* Problem to solve *
The string "chosen" appears in some lines of the entries that follow; copy each such line.

[Stored items]

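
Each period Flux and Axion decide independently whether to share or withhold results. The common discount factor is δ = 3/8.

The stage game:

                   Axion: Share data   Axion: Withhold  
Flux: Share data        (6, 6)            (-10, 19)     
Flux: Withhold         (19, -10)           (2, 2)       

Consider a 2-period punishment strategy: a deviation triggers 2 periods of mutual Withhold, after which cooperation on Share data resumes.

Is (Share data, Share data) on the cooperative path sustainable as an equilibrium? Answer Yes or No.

Comparing payoff streams over the 3 periods until play realigns: cooperate → 6(1+δ+…+δ^2); deviate → 19 + 2(δ+…+δ^2).
Cooperation is sustained iff (6−2)(δ+…+δ^2) ≥ 19−6.
δ+…+δ^2 = 3/8·(1−(3/8)^2)/(1−3/8) = 0.5156, and (19−6)/(6−2) = 3.2500.
0.5156 < 3.2500, so cooperation is not sustainable.

No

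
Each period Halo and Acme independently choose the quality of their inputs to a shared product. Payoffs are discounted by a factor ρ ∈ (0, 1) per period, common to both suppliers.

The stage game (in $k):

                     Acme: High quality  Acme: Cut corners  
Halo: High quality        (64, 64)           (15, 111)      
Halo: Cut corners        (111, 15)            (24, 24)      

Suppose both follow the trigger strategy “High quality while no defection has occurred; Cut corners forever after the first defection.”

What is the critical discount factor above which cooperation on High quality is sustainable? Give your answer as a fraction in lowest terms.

Cooperation forever yields 64 each period: 64/(1−ρ).
Deviating yields 111 once, then 24 forever: 111 + 24ρ/(1−ρ).
No profitable deviation requires 64/(1−ρ) ≥ 111 + 24ρ/(1−ρ).
Multiplying by (1−ρ): 64 ≥ 111(1−ρ) + 24ρ = 111 − 87ρ.
So 87ρ ≥ 47, i.e. ρ ≥ 47/87.

47/87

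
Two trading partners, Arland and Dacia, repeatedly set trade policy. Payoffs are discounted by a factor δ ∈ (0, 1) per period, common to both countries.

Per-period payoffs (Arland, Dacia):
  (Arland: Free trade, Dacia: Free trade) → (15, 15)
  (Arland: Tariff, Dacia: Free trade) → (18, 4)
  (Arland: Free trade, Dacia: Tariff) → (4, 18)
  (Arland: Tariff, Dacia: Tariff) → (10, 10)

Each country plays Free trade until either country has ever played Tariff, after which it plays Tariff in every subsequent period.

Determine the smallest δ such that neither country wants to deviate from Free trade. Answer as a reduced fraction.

One-period gain from deviating is 18 − 15 = 3. The loss is 15 − 10 = 5 in every subsequent period, with present value 5·δ/(1−δ).
Deviation is unprofitable when 5·δ/(1−δ) ≥ 3, i.e. δ/(1−δ) ≥ 3/5.
Equivalently δ ≥ 3/(3+5) = 3/8.

3/8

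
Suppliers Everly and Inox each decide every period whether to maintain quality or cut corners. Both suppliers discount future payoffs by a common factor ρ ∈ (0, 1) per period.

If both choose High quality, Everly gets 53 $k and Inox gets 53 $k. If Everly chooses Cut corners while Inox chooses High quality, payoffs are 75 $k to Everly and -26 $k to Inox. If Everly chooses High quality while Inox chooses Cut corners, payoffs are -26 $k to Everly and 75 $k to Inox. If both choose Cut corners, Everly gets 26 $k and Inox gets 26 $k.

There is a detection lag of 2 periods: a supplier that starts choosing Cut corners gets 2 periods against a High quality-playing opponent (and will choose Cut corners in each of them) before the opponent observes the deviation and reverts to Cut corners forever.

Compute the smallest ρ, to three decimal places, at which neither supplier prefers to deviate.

The best deviation is to choose Cut corners for all 2 undetected periods, earning 75 each, then 26 forever once detected.
Deviation value: 75(1−ρ^2)/(1−ρ) + 26ρ^2/(1−ρ); cooperation value: 53/(1−ρ).
IC: 53 ≥ 75(1−ρ^2) + 26ρ^2 = 75 − 49ρ^2.
So ρ^2 ≥ 22/49, giving ρ ≥ (22/49)^(1/2) ≈ 0.670.

0.670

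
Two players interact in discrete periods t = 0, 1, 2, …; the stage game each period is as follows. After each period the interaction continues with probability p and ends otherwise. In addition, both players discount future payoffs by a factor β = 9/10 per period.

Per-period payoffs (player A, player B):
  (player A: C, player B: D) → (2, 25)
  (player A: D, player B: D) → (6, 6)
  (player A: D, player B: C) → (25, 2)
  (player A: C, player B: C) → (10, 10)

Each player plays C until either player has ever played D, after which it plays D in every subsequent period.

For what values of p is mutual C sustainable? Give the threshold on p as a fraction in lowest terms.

Expected continuation weight on next period's payoff is β·p = 9/10·p, which plays the role of the discount factor.
Cooperation requires 9/10·p ≥ (25−10)/(25−6) = 15/19, hence p ≥ 50/57.

50/57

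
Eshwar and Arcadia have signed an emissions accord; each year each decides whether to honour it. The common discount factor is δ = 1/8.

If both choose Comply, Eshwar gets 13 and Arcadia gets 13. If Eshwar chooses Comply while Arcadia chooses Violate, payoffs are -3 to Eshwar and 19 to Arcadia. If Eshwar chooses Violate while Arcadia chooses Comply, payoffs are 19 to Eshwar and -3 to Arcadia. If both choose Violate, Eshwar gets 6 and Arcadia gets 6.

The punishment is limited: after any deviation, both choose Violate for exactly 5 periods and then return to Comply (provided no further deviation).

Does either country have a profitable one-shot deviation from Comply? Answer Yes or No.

Yes

IC: δ+…+δ^5 ≥ (19−13)/(13−6) = 6/7.
At δ = 1/8: partial sum = 0.1429 < 0.8571. Cooperation not sustainable.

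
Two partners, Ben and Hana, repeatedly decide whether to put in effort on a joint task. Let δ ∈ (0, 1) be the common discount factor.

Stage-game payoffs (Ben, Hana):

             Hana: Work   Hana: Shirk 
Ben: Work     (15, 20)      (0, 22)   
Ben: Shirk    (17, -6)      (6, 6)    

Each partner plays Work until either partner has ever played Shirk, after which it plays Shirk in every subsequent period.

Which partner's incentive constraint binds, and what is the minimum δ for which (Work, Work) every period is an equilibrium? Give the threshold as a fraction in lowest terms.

For Ben: deviation gain 17−15 = 2, per-period punishment loss 15−6 = 9. IC gives δ ≥ 2/11.
For Hana: gain 2, loss 14 per period, so δ ≥ 2/16 = 1/8.
The tighter constraint is Ben's, so cooperation needs δ ≥ 2/11.

Ben; δ ≥ 2/11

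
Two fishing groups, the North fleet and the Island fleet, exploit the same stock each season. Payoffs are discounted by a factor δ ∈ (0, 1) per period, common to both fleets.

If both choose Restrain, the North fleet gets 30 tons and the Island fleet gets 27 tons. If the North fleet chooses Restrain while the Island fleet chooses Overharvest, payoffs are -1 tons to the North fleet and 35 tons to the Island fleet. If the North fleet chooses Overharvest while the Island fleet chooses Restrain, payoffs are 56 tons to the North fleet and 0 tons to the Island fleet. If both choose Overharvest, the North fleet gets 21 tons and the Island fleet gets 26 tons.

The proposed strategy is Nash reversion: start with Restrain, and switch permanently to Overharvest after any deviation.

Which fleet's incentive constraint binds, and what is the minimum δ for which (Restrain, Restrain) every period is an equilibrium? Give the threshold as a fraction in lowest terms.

the North fleet's threshold: (56−30)/(56−21) = 26/35.
the Island fleet's threshold: (35−27)/(35−26) = 8/9.
26/35 < 8/9, so the Island fleet binds and δ* = 8/9.

the Island fleet; δ ≥ 8/9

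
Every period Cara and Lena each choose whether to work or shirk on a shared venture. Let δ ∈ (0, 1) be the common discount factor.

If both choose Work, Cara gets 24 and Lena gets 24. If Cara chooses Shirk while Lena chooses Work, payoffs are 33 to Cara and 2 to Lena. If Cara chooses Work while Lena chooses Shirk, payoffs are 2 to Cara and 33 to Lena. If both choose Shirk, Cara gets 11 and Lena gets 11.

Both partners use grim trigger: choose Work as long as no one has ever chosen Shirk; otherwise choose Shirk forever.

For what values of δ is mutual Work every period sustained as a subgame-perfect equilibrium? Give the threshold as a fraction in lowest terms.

9/22

Cooperation forever yields 24 each period: 24/(1−δ).
Deviating yields 33 once, then 11 forever: 33 + 11δ/(1−δ).
No profitable deviation requires 24/(1−δ) ≥ 33 + 11δ/(1−δ).
Multiplying by (1−δ): 24 ≥ 33(1−δ) + 11δ = 33 − 22δ.
So 22δ ≥ 9, i.e. δ ≥ 9/22.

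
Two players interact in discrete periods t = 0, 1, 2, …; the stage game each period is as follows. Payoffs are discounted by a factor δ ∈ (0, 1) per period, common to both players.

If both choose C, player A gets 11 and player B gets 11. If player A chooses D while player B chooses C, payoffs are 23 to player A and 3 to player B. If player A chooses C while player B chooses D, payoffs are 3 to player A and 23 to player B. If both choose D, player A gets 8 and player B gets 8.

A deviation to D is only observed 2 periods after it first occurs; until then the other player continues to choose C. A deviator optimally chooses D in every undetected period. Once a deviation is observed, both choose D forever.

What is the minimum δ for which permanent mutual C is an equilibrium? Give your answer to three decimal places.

Deviating for the 2 undetected periods gains 23−11 = 12 per period over cooperation, then loses 11−8 = 3 per period forever once punishment starts.
Gain: 12(1 + δ + … + δ^1); loss: 3·δ^2/(1−δ).
No profitable deviation ⇔ 12(1−δ^2) ≤ 3·δ^2, i.e. δ^2 ≥ 12/(12+3) = 4/5.
Hence δ ≥ (4/5)^(1/2) ≈ 0.894.

0.894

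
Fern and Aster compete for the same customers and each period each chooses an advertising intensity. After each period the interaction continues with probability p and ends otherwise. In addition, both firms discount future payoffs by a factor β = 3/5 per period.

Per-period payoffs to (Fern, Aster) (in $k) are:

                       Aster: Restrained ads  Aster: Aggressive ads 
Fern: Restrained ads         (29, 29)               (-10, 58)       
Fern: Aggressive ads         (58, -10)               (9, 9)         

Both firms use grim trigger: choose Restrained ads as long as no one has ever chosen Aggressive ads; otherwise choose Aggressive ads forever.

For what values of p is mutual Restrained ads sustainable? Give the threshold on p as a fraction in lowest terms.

145/147

With continuation probability p and discount β, the effective per-period discount factor is βp.
Grim-trigger IC: βp ≥ (58−29)/(58−9) = 29/49.
So p ≥ (29/49)/(3/5) = 145/147.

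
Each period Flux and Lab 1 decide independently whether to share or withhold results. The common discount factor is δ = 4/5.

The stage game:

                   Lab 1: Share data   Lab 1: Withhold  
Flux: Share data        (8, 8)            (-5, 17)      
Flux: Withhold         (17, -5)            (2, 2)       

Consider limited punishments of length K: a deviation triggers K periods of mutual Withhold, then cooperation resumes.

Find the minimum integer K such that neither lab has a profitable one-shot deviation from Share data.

No profitable deviation requires (8−2)(δ+…+δ^K) ≥ 17−8, i.e. δ+…+δ^K ≥ 3/2 ≈ 1.5000.
With δ = 4/5, the partial sums are K=1: 0.8000, K=2: 1.4400, K=3: 1.9520.
K = 3 is the first length at which the sum reaches 1.5000.

3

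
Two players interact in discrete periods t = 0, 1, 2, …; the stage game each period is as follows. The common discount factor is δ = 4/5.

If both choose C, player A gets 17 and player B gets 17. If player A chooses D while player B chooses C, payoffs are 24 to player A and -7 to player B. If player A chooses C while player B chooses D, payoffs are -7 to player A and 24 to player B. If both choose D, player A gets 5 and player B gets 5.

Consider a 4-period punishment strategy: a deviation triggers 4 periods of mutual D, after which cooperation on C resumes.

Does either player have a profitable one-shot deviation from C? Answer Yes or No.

No

IC: δ+…+δ^4 ≥ (24−17)/(17−5) = 7/12.
At δ = 4/5: partial sum = 2.3616 ≥ 0.5833. Cooperation sustainable.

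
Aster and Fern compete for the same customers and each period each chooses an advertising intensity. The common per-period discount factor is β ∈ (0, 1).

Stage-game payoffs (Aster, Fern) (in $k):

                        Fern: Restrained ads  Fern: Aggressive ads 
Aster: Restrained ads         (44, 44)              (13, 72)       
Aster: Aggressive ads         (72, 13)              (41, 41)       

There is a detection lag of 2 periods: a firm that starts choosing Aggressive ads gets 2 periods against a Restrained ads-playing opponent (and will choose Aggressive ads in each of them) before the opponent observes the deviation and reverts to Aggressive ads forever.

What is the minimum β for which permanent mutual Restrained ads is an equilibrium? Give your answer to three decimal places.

0.950

A deviator earns 72 for 2 periods, then 41 forever; cooperating earns 44 forever. Multiplying the IC by (1−β):
44 ≥ 72(1−β^2) + 41β^2, so 31·β^2 ≥ 28 and β^2 ≥ 28/31.
β ≥ (28/31)^(1/2) ≈ 0.950.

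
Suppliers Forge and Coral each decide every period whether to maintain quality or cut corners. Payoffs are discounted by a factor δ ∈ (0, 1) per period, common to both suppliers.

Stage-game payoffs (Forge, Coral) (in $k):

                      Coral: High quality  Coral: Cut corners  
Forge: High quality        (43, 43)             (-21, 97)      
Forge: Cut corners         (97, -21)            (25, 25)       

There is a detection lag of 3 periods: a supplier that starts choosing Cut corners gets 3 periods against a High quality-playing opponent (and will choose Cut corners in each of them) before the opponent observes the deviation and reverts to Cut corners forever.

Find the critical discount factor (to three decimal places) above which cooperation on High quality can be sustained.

0.909

A deviator earns 97 for 3 periods, then 25 forever; cooperating earns 43 forever. Multiplying the IC by (1−δ):
43 ≥ 97(1−δ^3) + 25δ^3, so 72·δ^3 ≥ 54 and δ^3 ≥ 3/4.
δ ≥ (3/4)^(1/3) ≈ 0.909.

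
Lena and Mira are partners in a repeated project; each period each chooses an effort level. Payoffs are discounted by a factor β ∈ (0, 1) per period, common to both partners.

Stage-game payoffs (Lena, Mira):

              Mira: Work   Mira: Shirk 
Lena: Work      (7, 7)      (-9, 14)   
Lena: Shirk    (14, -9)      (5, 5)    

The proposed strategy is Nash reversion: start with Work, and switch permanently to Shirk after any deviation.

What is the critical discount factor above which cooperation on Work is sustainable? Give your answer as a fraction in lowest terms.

Under grim trigger the critical discount factor is (T−C)/(T−P) with T = 14, C = 7, P = 5.
β* = (14−7)/(14−5) = 7/9.

7/9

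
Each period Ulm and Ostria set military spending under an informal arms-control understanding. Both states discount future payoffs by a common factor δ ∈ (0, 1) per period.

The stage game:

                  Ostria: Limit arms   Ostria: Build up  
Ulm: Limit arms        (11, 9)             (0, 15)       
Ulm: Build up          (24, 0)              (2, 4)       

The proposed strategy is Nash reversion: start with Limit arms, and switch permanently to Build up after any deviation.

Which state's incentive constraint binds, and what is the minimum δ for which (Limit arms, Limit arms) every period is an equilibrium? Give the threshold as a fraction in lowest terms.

Ulm; δ ≥ 13/22

For Ulm: deviation gain 24−11 = 13, per-period punishment loss 11−2 = 9. IC gives δ ≥ 13/22.
For Ostria: gain 6, loss 5 per period, so δ ≥ 6/11.
The tighter constraint is Ulm's, so cooperation needs δ ≥ 13/22.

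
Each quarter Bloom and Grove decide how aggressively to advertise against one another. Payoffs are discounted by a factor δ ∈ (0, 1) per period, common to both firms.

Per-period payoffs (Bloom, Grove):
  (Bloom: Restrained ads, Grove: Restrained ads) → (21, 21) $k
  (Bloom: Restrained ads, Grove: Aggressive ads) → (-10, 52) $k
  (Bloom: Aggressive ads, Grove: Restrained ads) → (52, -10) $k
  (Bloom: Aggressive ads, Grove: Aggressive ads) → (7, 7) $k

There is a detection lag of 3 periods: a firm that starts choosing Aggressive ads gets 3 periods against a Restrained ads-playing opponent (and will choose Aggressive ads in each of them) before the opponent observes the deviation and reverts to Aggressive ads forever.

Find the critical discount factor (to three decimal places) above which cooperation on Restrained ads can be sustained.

The best deviation is to choose Aggressive ads for all 3 undetected periods, earning 52 each, then 7 forever once detected.
Deviation value: 52(1−δ^3)/(1−δ) + 7δ^3/(1−δ); cooperation value: 21/(1−δ).
IC: 21 ≥ 52(1−δ^3) + 7δ^3 = 52 − 45δ^3.
So δ^3 ≥ 31/45, giving δ ≥ (31/45)^(1/3) ≈ 0.883.

0.883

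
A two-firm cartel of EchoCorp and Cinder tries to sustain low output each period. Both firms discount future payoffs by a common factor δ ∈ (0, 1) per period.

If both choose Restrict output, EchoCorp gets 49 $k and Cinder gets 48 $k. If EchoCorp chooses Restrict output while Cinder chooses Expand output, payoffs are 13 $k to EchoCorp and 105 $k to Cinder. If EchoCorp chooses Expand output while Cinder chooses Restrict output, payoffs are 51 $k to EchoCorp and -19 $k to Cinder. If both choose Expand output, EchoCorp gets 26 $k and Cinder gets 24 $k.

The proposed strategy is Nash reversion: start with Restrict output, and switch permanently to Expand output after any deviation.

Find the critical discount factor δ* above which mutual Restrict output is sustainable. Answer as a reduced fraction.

19/27

EchoCorp: cooperation gives 49 each period; deviation gives 51 once then 26 forever.
  49/(1−δ) ≥ 51 + 26δ/(1−δ) ⇒ δ ≥ 2/25.
Cinder: cooperation gives 48 each period; deviation gives 105 once then 24 forever.
  δ ≥ 57/81 = 19/27.
Both must hold, so the binding constraint is Cinder's: δ ≥ 19/27.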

* Task output *
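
Both partners use grim trigger: choose Work as long as no one has ever chosen Shirk; otherwise choose Shirk forever.
Both firms use grim trigger: choose Restrained ads as long as no one has ever chosen Aggressive ads; otherwise choose Aggressive ads forever.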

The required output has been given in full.